Records provided:
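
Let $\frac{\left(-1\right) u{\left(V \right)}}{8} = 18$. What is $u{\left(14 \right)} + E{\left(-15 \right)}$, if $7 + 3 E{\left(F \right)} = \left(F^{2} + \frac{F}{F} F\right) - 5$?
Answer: $-78$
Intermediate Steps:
$u{\left(V \right)} = -144$ ($u{\left(V \right)} = \left(-8\right) 18 = -144$)
$E{\left(F \right)} = -4 + \frac{F}{3} + \frac{F^{2}}{3}$ ($E{\left(F \right)} = - \frac{7}{3} + \frac{\left(F^{2} + \frac{F}{F} F\right) - 5}{3} = - \frac{7}{3} + \frac{\left(F^{2} + 1 F\right) - 5}{3} = - \frac{7}{3} + \frac{\left(F^{2} + F\right) - 5}{3} = - \frac{7}{3} + \frac{\left(F + F^{2}\right) - 5}{3} = - \frac{7}{3} + \frac{-5 + F + F^{2}}{3} = - \frac{7}{3} + \left(- \frac{5}{3} + \frac{F}{3} + \frac{F^{2}}{3}\right) = -4 + \frac{F}{3} + \frac{F^{2}}{3}$)
$u{\left(14 \right)} + E{\left(-15 \right)} = -144 + \left(-4 + \frac{1}{3} \left(-15\right) + \frac{\left(-15\right)^{2}}{3}\right) = -144 - -66 = -144 + 66 = -78$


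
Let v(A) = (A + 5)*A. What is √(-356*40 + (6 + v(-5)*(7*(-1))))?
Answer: I*√14234 ≈ 119.31*I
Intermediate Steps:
v(A) = A*(5 + A) (v(A) = (5 + A)*A = A*(5 + A))
√(-356*40 + (6 + v(-5)*(7*(-1)))) = √(-356*40 + (6 + (-5*(5 - 5))*(7*(-1)))) = √(-14240 + (6 - 5*0*(-7))) = √(-14240 + (6 + 0*(-7))) = √(-14240 + (6 + 0)) = √(-14240 + 6) = √(-14234) = I*√14234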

Your assignment:
Look above and return each line of the records exactly, from the very first through the line with "Answer: $-78$", both included.

Exercise solution:
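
Let $\frac{\left(-1\right) u{\left(V \right)}}{8} = 18$. What is $u{\left(14 \right)} + E{\left(-15 \right)}$, if $7 + 3 E{\left(F \right)} = \left(F^{2} + \frac{F}{F} F\right) - 5$?
Answer: $-78$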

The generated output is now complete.